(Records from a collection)
• • • •

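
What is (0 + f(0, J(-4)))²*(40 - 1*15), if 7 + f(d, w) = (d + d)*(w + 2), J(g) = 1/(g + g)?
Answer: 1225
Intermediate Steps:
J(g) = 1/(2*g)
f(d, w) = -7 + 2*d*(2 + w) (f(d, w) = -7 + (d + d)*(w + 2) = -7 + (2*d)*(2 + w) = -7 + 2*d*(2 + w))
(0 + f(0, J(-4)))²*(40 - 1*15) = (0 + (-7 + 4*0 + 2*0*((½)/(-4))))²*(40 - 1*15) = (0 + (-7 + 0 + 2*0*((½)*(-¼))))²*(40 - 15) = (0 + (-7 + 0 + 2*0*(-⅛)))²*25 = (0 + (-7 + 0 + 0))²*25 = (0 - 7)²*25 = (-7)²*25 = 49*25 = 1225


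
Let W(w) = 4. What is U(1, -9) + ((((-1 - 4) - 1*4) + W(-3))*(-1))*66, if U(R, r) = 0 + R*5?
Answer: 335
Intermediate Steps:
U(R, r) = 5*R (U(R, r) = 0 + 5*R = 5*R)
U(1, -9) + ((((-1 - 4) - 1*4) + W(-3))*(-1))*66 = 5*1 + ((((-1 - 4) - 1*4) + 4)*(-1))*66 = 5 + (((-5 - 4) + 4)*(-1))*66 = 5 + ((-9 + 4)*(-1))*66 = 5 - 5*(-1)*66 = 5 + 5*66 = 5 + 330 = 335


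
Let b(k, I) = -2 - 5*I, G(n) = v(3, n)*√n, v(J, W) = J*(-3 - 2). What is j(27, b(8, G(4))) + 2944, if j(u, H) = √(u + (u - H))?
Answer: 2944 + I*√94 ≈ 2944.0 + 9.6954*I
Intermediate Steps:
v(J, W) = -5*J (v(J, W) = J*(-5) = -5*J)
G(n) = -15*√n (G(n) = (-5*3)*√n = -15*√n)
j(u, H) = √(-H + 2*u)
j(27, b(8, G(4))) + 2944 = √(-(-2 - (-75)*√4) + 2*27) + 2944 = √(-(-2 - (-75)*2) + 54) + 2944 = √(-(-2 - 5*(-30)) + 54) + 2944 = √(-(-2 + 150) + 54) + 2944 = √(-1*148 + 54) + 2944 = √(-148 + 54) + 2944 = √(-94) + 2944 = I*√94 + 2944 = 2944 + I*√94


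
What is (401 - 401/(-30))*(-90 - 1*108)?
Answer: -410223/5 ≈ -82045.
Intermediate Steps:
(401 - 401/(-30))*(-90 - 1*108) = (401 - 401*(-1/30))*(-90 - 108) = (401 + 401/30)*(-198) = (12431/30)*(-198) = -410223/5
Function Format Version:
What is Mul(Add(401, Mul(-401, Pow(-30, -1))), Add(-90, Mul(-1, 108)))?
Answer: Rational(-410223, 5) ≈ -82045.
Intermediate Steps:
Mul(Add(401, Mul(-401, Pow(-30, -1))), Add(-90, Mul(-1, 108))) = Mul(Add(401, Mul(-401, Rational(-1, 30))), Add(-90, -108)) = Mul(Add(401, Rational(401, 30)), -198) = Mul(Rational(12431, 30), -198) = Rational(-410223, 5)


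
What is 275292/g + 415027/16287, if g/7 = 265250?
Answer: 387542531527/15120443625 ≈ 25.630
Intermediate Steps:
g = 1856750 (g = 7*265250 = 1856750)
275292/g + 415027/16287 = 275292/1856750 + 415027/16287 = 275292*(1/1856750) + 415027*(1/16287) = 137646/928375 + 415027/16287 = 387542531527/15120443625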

• • • •

TASK |
Above are some lines. Repeat exactly, and only, those from the line that has "Answer: 335" through the line that has "Answer: 2944 + I*√94 ≈ 2944.0 + 9.6954*I".

RESPONSE TO THE TASK |
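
Answer: 335
Intermediate Steps:
U(R, r) = 5*R (U(R, r) = 0 + 5*R = 5*R)
U(1, -9) + ((((-1 - 4) - 1*4) + W(-3))*(-1))*66 = 5*1 + ((((-1 - 4) - 1*4) + 4)*(-1))*66 = 5 + (((-5 - 4) + 4)*(-1))*66 = 5 + ((-9 + 4)*(-1))*66 = 5 - 5*(-1)*66 = 5 + 5*66 = 5 + 330 = 335


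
Let b(k, I) = -2 - 5*I, G(n) = v(3, n)*√n, v(J, W) = J*(-3 - 2). What is j(27, b(8, G(4))) + 2944, if j(u, H) = √(u + (u - H))?
Answer: 2944 + I*√94 ≈ 2944.0 + 9.6954*I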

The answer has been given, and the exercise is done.